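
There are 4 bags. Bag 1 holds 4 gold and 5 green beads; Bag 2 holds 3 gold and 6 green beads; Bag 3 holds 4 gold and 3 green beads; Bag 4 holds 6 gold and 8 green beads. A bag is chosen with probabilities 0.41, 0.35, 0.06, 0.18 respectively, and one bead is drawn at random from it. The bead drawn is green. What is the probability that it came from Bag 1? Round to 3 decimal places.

Tabulate prior·likelihood by source: [1] prior 0.41, lik 0.5556, product 0.2278; [2] prior 0.35, lik 0.6667, product 0.2333; [3] prior 0.06, lik 0.4286, product 0.02571; [4] prior 0.18, lik 0.5714, product 0.1029.
Normalizing constant = 0.58968; the posterior for Bag 1 is its product over the sum, 0.2278/0.58968 = 0.386.

Posterior probability ≈ 0.386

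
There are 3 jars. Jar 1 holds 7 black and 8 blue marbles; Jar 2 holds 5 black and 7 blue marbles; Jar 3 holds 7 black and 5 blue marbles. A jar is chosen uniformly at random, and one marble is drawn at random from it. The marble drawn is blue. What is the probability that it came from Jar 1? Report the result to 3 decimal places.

Tabulate prior·likelihood by source: [1] prior 0.333333, lik 0.5333, product 0.1778; [2] prior 0.333333, lik 0.5833, product 0.1944; [3] prior 0.333333, lik 0.4167, product 0.1389.
Normalizing constant = 0.51111; the posterior for Jar 1 is its product over the sum, 0.1778/0.51111 = 0.348.

Posterior probability ≈ 0.348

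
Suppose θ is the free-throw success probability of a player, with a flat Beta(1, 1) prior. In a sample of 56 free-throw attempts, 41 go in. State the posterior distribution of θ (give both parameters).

Posterior: Beta(42, 16)

Observing 41 successes and 15 failures updates Beta(1, 1) by adding the success and failure counts to the two shape parameters: α = 1+41 = 42, β = 1+15 = 16.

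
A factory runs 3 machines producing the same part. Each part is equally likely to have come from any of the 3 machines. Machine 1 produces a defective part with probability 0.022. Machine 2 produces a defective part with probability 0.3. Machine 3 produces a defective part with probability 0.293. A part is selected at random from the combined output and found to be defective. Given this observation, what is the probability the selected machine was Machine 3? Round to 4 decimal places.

P(defective|M1) = 0.022; P(defective|M2) = 0.3; P(defective|M3) = 0.293.
Prior × likelihood for each source: 0.333333·0.022=0.007333, 0.333333·0.3=0.1000, 0.333333·0.293=0.09767. Summing gives P(defective) = 0.20500.
P(Machine 3 | defective) = 0.09767 / 0.20500 = 0.4764.

Posterior probability ≈ 0.4764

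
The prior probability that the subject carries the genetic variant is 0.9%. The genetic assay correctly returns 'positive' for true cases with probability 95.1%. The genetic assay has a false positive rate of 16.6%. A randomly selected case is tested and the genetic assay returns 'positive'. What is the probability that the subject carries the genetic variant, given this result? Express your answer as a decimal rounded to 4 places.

Let H be the event that the subject carries the genetic variant. P(H) = 0.009, so P(¬H) = 0.991. With E the 'positive' result, P(E|H) = 0.951 and P(E|¬H) = 0.166.
P(E) = 0.951·0.009 + 0.166·0.991 = 0.0085590 + 0.16451 = 0.17307.
By Bayes' theorem, P(H|E) = 0.0085590 / 0.17307 = 0.0495.

P(H | E) ≈ 0.0495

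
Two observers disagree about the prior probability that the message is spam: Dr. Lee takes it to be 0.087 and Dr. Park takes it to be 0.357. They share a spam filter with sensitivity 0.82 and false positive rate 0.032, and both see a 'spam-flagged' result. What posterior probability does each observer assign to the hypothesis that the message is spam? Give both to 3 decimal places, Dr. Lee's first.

Dr. Lee: 0.709; Dr. Park: 0.934

The likelihood ratio for a 'spam-flagged' result is 0.82/0.032 = 25.625.
Dr. Lee: prior odds 0.087/0.913 = 0.095290; posterior odds 2.4418; posterior probability 0.709.
Dr. Park: prior odds 0.357/0.643 = 0.55521; posterior odds 14.227; posterior probability 0.934.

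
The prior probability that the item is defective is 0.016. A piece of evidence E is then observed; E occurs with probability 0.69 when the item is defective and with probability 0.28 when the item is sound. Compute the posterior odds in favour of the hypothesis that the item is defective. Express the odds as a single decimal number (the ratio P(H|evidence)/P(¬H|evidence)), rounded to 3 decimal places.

Posterior odds ≈ 0.040

Prior odds = 0.016/(1−0.016) = 0.016260. In log-odds, ln(0.016260) = -4.1190.
Add log likelihood ratio: ln(2.4643) = 0.90190.
Posterior log-odds = -3.2171, so posterior odds = exp(-3.2171) = 0.040070.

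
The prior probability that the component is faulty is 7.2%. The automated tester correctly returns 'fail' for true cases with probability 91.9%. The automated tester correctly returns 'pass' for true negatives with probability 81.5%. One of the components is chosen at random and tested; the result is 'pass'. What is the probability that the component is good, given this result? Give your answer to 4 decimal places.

Let H be the event that the component is faulty. P(H) = 0.072, so P(¬H) = 0.928. With E the 'pass' result, P(E|H) = 0.081 and P(E|¬H) = 0.815.
P(E) = 0.081·0.072 + 0.815·0.928 = 0.0058320 + 0.75632 = 0.76215.
By Bayes' theorem, P(H|E) = 0.0058320 / 0.76215 = 0.0077. Hence P(¬H|E) = 1 − 0.0077 = 0.9923.

P(¬H | E) ≈ 0.9923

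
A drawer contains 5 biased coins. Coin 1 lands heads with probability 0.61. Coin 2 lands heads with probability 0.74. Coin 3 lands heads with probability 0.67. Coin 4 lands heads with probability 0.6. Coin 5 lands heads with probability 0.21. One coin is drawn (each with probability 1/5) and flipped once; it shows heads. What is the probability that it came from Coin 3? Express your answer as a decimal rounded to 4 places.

Posterior probability ≈ 0.2367

Tabulate prior·likelihood by source: [1] prior 0.2, lik 0.61, product 0.1220; [2] prior 0.2, lik 0.74, product 0.1480; [3] prior 0.2, lik 0.67, product 0.1340; [4] prior 0.2, lik 0.6, product 0.1200; [5] prior 0.2, lik 0.21, product 0.04200.
Normalizing constant = 0.56600; the posterior for Coin 3 is its product over the sum, 0.1340/0.56600 = 0.2367.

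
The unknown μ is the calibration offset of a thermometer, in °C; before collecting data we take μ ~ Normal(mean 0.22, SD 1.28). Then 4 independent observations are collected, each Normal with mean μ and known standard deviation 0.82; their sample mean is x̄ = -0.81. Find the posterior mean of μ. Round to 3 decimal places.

Prior precision 1/τ₀² = 1/1.28² = 0.610352; data precision n/σ² = 4/0.82² = 5.94884.
Posterior precision = 0.610352 + 5.94884 = 6.55919.
Posterior mean = (0.610352·0.22 + 5.94884·-0.81) / 6.55919 = -0.714.

Posterior mean ≈ -0.714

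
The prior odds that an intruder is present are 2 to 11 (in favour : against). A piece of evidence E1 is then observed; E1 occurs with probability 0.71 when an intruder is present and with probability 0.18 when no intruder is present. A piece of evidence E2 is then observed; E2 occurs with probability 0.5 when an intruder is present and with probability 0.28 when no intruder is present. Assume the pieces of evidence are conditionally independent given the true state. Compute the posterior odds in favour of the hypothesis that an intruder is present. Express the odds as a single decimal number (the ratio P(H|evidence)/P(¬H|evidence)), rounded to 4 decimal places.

Posterior odds ≈ 1.2807

Prior odds = 2/11 = 0.18182. In log-odds, ln(0.18182) = -1.7047.
Add log likelihood ratios: ln(3.9444) + ln(1.7857) = 1.9521.
Posterior log-odds = 0.24738, so posterior odds = exp(0.24738) = 1.2807.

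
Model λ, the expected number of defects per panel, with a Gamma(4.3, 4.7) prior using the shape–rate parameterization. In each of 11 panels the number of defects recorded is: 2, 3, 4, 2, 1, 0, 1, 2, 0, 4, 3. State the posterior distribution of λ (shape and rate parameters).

Total count ∑xᵢ = 22 over n = 11 panels.
Gamma is conjugate to the Poisson likelihood: posterior is Gamma(shape = 4.3+22 = 26.3, rate = 4.7+11 = 15.7).

Posterior: Gamma(shape=26.3, rate=15.7)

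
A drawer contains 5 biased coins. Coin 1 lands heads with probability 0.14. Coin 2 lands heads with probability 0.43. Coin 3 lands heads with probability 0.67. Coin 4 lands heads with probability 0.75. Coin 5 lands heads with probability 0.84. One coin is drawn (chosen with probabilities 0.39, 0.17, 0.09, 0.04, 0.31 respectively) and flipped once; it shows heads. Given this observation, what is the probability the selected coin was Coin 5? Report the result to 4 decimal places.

Posterior probability ≈ 0.5443

Tabulate prior·likelihood by source: [1] prior 0.39, lik 0.14, product 0.05460; [2] prior 0.17, lik 0.43, product 0.07310; [3] prior 0.09, lik 0.67, product 0.06030; [4] prior 0.04, lik 0.75, product 0.03000; [5] prior 0.31, lik 0.84, product 0.2604.
Normalizing constant = 0.47840; the posterior for Coin 5 is its product over the sum, 0.2604/0.47840 = 0.5443.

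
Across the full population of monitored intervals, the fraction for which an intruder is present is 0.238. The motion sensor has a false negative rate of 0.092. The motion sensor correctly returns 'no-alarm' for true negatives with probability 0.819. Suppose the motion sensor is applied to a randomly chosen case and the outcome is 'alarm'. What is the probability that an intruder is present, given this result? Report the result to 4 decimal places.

P(H | E) ≈ 0.6104

Let H be the event that an intruder is present. P(H) = 0.238, so P(¬H) = 0.762. With E the 'alarm' result, P(E|H) = 0.908 and P(E|¬H) = 0.181.
P(E) = 0.908·0.238 + 0.181·0.762 = 0.21610 + 0.13792 = 0.35403.
By Bayes' theorem, P(H|E) = 0.21610 / 0.35403 = 0.6104.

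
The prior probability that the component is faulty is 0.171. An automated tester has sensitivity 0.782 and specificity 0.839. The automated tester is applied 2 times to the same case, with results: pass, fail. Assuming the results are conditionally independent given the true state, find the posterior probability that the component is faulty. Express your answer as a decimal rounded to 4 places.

With H the event that the component is faulty, the joint likelihood of the observed sequence is P(data|H) = 0.218·0.782 = 0.17048 and P(data|¬H) = 0.839·0.161 = 0.13508.
Bayes: P(H|data) = 0.171·0.17048 / (0.171·0.17048 + 0.829·0.13508) = 0.029151/0.14113 = 0.2066.

Posterior P(H) ≈ 0.2066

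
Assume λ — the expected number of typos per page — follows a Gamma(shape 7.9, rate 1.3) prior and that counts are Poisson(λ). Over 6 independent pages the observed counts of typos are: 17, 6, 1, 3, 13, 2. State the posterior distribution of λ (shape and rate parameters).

Posterior: Gamma(shape=49.9, rate=7.3)

The Poisson likelihood adds the total count to the shape and the number of exposure periods to the rate. Here ∑xᵢ = 42 and n = 6, so shape 7.9→49.9 and rate 1.3→7.3.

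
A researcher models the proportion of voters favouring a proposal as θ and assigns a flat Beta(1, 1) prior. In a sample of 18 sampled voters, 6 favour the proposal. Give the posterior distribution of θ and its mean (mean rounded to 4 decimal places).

The binomial likelihood is conjugate to the Beta prior: with 6 successes and 12 failures, the posterior is Beta(1+6, 1+12) = Beta(7, 13).
Posterior mean = α/(α+β) = 7/20 = 0.3500.

Posterior: Beta(7, 13); mean ≈ 0.3500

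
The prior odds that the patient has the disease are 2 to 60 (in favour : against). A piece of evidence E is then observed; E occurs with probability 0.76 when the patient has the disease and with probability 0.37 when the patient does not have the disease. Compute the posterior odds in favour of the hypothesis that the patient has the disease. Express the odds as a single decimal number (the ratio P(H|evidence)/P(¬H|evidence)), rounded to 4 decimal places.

Prior odds = 2/60 = 0.033333. In log-odds, ln(0.033333) = -3.4012.
Add log likelihood ratio: ln(2.0541) = 0.71982.
Posterior log-odds = -2.6814, so posterior odds = exp(-2.6814) = 0.068468.

Posterior odds ≈ 0.0685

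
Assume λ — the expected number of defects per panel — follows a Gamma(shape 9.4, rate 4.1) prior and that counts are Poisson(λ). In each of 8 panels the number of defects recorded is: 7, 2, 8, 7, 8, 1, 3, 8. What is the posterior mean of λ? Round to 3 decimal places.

Total count ∑xᵢ = 44 over n = 8 panels.
Gamma is conjugate to the Poisson likelihood: posterior is Gamma(shape = 9.4+44 = 53.4, rate = 4.1+8 = 12.1).
E[λ | data] = 53.4/12.1 = 4.413.

Posterior mean ≈ 4.413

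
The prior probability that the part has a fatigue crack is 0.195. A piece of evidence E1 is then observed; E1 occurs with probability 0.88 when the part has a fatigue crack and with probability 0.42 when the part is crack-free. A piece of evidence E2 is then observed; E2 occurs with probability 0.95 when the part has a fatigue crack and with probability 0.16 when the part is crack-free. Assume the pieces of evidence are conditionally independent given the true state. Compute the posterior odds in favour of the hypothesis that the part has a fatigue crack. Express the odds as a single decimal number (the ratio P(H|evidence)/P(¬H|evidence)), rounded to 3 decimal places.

Prior odds = 0.195/(1−0.195) = 0.24224.
Likelihood ratio for E1 = 0.88/0.42 = 2.0952.
Likelihood ratio for E2 = 0.95/0.16 = 5.9375.
Posterior odds = prior odds × LR₁ × LR₂ = 3.0135.

Posterior odds ≈ 3.014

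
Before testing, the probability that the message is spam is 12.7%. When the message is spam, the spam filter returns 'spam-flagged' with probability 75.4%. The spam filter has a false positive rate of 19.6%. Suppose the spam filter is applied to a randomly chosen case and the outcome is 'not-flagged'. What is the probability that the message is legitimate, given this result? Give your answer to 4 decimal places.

P(¬H | E) ≈ 0.9574

Write H for 'the message is spam'. Prior odds H:¬H = 0.127/0.873 = 0.14548. For the 'not-flagged' outcome, the likelihood ratio is 0.246/0.804 = 0.30597.
Posterior odds = 0.14548 × 0.30597 = 0.044511, so P(H|E) = 0.044511/(1+0.044511) = 0.0426. Then P(¬H|E) = 1 − 0.0426 = 0.9574.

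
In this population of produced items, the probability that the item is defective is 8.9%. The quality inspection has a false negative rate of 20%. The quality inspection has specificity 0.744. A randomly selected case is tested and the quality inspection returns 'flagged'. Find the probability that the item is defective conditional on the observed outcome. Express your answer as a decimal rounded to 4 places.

P(H | E) ≈ 0.2339

Write H for 'the item is defective'. Prior odds H:¬H = 0.089/0.911 = 0.097695. For the 'flagged' outcome, the likelihood ratio is 0.8/0.256 = 3.1250.
Posterior odds = 0.097695 × 3.1250 = 0.30530, so P(H|E) = 0.30530/(1+0.30530) = 0.2339.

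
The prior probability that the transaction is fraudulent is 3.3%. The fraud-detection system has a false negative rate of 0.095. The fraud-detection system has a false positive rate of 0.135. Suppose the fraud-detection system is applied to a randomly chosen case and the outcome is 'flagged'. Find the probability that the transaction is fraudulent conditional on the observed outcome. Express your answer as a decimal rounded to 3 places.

Let H be the event that the transaction is fraudulent. P(H) = 0.033, so P(¬H) = 0.967. With E the 'flagged' result, P(E|H) = 0.905 and P(E|¬H) = 0.135.
P(E) = 0.905·0.033 + 0.135·0.967 = 0.029865 + 0.13054 = 0.16041.
By Bayes' theorem, P(H|E) = 0.029865 / 0.16041 = 0.186.

P(H | E) ≈ 0.186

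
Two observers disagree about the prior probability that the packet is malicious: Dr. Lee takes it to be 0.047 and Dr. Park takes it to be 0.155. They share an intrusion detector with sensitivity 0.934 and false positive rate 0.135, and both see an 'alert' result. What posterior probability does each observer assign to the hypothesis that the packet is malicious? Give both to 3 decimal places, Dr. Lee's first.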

------

### Required work
Only the lines from the one containing "The prior probability that the transaction" to the end of the listing belong in the output, each reproduced exactly.

### Reply to the exercise
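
The prior probability that the transaction is fraudulent is 3.3%. The fraud-detection system has a false negative rate of 0.095. The fraud-detection system has a false positive rate of 0.135. Suppose the fraud-detection system is applied to a randomly chosen case and the outcome is 'flagged'. Find the probability that the transaction is fraudulent conditional on the observed outcome. Express your answer as a decimal rounded to 3 places.

Let H be the event that the transaction is fraudulent. P(H) = 0.033, so P(¬H) = 0.967. With E the 'flagged' result, P(E|H) = 0.905 and P(E|¬H) = 0.135.
P(E) = 0.905·0.033 + 0.135·0.967 = 0.029865 + 0.13054 = 0.16041.
By Bayes' theorem, P(H|E) = 0.029865 / 0.16041 = 0.186.

P(H | E) ≈ 0.186

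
Two observers disagree about the prior probability that the packet is malicious: Dr. Lee takes it to be 0.047 and Dr. Park takes it to be 0.155. They share an intrusion detector with sensitivity 0.934 and false positive rate 0.135, and both see an 'alert' result. What posterior probability does each observer assign to the hypothesis that the packet is malicious? Give both to 3 decimal places, Dr. Lee's first.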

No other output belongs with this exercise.